## What is being asked
Transcribe the records below. Leave every word as it is.

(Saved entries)
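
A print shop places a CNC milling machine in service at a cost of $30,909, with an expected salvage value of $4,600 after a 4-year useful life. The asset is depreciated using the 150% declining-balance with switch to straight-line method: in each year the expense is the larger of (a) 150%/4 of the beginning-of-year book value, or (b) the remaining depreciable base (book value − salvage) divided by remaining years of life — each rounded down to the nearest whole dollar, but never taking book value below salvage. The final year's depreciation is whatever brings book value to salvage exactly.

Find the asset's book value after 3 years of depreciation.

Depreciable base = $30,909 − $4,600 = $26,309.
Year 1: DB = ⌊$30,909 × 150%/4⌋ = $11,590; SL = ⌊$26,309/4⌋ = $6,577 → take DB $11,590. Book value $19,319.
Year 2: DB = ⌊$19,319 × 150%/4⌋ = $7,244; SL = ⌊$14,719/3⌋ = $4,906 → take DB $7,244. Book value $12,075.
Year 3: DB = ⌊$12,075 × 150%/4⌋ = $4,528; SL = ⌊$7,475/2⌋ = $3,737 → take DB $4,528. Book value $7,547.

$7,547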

## Solution to the problem
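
A print shop places a CNC milling machine in service at a cost of $30,909, with an expected salvage value of $4,600 after a 4-year useful life. The asset is depreciated using the 150% declining-balance with switch to straight-line method: in each year the expense is the larger of (a) 150%/4 of the beginning-of-year book value, or (b) the remaining depreciable base (book value − salvage) divided by remaining years of life — each rounded down to the nearest whole dollar, but never taking book value below salvage. The final year's depreciation is whatever brings book value to salvage exactly.

Find the asset's book value after 3 years of depreciation.

Depreciable base = $30,909 − $4,600 = $26,309.
Year 1: DB = ⌊$30,909 × 150%/4⌋ = $11,590; SL = ⌊$26,309/4⌋ = $6,577 → take DB $11,590. Book value $19,319.
Year 2: DB = ⌊$19,319 × 150%/4⌋ = $7,244; SL = ⌊$14,719/3⌋ = $4,906 → take DB $7,244. Book value $12,075.
Year 3: DB = ⌊$12,075 × 150%/4⌋ = $4,528; SL = ⌊$7,475/2⌋ = $3,737 → take DB $4,528. Book value $7,547.

$7,547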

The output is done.